(Data to process Opens)
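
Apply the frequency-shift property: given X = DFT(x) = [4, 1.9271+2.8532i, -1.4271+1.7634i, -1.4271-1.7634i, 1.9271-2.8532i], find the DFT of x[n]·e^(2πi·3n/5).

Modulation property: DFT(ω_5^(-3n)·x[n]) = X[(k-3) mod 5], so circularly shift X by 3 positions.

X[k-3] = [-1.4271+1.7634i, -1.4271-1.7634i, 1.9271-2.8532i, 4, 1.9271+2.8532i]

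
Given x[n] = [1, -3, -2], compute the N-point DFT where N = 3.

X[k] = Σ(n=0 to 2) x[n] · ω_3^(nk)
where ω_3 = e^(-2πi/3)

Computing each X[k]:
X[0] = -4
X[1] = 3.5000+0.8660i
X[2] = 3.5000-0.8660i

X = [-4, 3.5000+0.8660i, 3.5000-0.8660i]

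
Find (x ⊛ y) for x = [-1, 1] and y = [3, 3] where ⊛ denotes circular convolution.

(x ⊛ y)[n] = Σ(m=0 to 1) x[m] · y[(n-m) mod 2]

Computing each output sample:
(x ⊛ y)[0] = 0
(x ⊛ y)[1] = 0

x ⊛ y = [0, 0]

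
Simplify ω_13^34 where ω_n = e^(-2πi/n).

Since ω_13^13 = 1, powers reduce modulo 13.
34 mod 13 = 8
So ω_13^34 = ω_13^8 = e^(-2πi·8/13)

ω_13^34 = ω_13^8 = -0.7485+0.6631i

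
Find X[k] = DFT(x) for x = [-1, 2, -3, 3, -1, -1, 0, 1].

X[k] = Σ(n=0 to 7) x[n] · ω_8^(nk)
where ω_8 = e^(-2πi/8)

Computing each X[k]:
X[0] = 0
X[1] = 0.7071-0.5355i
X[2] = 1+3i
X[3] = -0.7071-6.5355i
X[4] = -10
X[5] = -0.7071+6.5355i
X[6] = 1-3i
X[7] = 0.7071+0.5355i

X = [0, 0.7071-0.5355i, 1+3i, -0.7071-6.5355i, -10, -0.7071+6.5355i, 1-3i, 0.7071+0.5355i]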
(Data to process Closes)
Type out the entire listing again, matching every line exactly.

Written solution:
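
Apply the frequency-shift property: given X = DFT(x) = [4, 1.9271+2.8532i, -1.4271+1.7634i, -1.4271-1.7634i, 1.9271-2.8532i], find the DFT of x[n]·e^(2πi·3n/5).

Modulation property: DFT(ω_5^(-3n)·x[n]) = X[(k-3) mod 5], so circularly shift X by 3 positions.

X[k-3] = [-1.4271+1.7634i, -1.4271-1.7634i, 1.9271-2.8532i, 4, 1.9271+2.8532i]

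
Given x[n] = [1, -3, -2], compute the N-point DFT where N = 3.

X[k] = Σ(n=0 to 2) x[n] · ω_3^(nk)
where ω_3 = e^(-2πi/3)

Computing each X[k]:
X[0] = -4
X[1] = 3.5000+0.8660i
X[2] = 3.5000-0.8660i

X = [-4, 3.5000+0.8660i, 3.5000-0.8660i]

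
Find (x ⊛ y) for x = [-1, 1] and y = [3, 3] where ⊛ denotes circular convolution.

(x ⊛ y)[n] = Σ(m=0 to 1) x[m] · y[(n-m) mod 2]

Computing each output sample:
(x ⊛ y)[0] = 0
(x ⊛ y)[1] = 0

x ⊛ y = [0, 0]

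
Simplify ω_13^34 where ω_n = e^(-2πi/n).

Since ω_13^13 = 1, powers reduce modulo 13.
34 mod 13 = 8
So ω_13^34 = ω_13^8 = e^(-2πi·8/13)

ω_13^34 = ω_13^8 = -0.7485+0.6631i

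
Find X[k] = DFT(x) for x = [-1, 2, -3, 3, -1, -1, 0, 1].

X[k] = Σ(n=0 to 7) x[n] · ω_8^(nk)
where ω_8 = e^(-2πi/8)

Computing each X[k]:
X[0] = 0
X[1] = 0.7071-0.5355i
X[2] = 1+3i
X[3] = -0.7071-6.5355i
X[4] = -10
X[5] = -0.7071+6.5355i
X[6] = 1-3i
X[7] = 0.7071+0.5355i

X = [0, 0.7071-0.5355i, 1+3i, -0.7071-6.5355i, -10, -0.7071+6.5355i, 1-3i, 0.7071+0.5355i]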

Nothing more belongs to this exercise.